__Description of the task__: Return all of the records exactly.

(Collected data)
:::::
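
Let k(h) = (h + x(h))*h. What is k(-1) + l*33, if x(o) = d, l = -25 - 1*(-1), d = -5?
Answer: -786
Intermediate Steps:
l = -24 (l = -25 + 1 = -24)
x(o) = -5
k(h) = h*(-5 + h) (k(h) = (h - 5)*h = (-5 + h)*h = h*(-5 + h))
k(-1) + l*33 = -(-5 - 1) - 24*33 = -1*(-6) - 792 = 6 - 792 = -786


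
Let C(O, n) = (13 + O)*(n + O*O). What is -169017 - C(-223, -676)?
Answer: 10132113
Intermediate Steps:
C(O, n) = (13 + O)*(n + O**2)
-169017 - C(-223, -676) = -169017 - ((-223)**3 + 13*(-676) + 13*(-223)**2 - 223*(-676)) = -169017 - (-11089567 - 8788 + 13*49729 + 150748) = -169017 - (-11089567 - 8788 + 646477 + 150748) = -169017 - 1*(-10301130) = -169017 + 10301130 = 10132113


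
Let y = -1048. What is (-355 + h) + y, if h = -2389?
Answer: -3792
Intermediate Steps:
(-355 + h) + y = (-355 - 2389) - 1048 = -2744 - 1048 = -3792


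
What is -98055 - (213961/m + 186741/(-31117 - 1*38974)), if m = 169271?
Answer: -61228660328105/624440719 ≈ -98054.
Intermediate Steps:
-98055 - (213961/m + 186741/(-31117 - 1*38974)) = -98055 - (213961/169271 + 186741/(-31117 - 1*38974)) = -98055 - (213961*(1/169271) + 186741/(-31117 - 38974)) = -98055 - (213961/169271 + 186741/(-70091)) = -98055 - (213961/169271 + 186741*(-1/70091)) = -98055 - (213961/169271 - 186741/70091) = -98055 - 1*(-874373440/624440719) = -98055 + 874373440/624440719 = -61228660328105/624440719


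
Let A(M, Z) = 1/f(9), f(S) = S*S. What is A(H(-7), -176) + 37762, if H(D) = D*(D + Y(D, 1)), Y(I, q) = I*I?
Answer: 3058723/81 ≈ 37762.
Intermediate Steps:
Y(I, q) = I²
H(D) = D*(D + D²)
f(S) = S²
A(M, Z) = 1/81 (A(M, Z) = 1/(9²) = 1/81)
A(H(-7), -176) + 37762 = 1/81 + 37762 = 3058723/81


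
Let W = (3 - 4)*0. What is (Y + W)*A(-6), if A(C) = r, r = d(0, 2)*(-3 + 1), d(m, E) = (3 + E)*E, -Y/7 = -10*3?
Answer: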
:::::
__Response__:
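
Let k(h) = (h + x(h))*h. What is k(-1) + l*33, if x(o) = d, l = -25 - 1*(-1), d = -5?
Answer: -786
Intermediate Steps:
l = -24 (l = -25 + 1 = -24)
x(o) = -5
k(h) = h*(-5 + h) (k(h) = (h - 5)*h = (-5 + h)*h = h*(-5 + h))
k(-1) + l*33 = -(-5 - 1) - 24*33 = -1*(-6) - 792 = 6 - 792 = -786


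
Let C(O, n) = (13 + O)*(n + O*O). What is -169017 - C(-223, -676)?
Answer: 10132113
Intermediate Steps:
C(O, n) = (13 + O)*(n + O**2)
-169017 - C(-223, -676) = -169017 - ((-223)**3 + 13*(-676) + 13*(-223)**2 - 223*(-676)) = -169017 - (-11089567 - 8788 + 13*49729 + 150748) = -169017 - (-11089567 - 8788 + 646477 + 150748) = -169017 - 1*(-10301130) = -169017 + 10301130 = 10132113


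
Let y = -1048. What is (-355 + h) + y, if h = -2389?
Answer: -3792
Intermediate Steps:
(-355 + h) + y = (-355 - 2389) - 1048 = -2744 - 1048 = -3792


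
What is -98055 - (213961/m + 186741/(-31117 - 1*38974)), if m = 169271?
Answer: -61228660328105/624440719 ≈ -98054.
Intermediate Steps:
-98055 - (213961/m + 186741/(-31117 - 1*38974)) = -98055 - (213961/169271 + 186741/(-31117 - 1*38974)) = -98055 - (213961*(1/169271) + 186741/(-31117 - 38974)) = -98055 - (213961/169271 + 186741/(-70091)) = -98055 - (213961/169271 + 186741*(-1/70091)) = -98055 - (213961/169271 - 186741/70091) = -98055 - 1*(-874373440/624440719) = -98055 + 874373440/624440719 = -61228660328105/624440719


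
Let A(M, Z) = 1/f(9), f(S) = S*S. What is A(H(-7), -176) + 37762, if H(D) = D*(D + Y(D, 1)), Y(I, q) = I*I?
Answer: 3058723/81 ≈ 37762.
Intermediate Steps:
Y(I, q) = I²
H(D) = D*(D + D²)
f(S) = S²
A(M, Z) = 1/81 (A(M, Z) = 1/(9²) = 1/81)
A(H(-7), -176) + 37762 = 1/81 + 37762 = 3058723/81


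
Let W = (3 - 4)*0. What is (Y + W)*A(-6), if A(C) = r, r = d(0, 2)*(-3 + 1), d(m, E) = (3 + E)*E, -Y/7 = -10*3?
Answer: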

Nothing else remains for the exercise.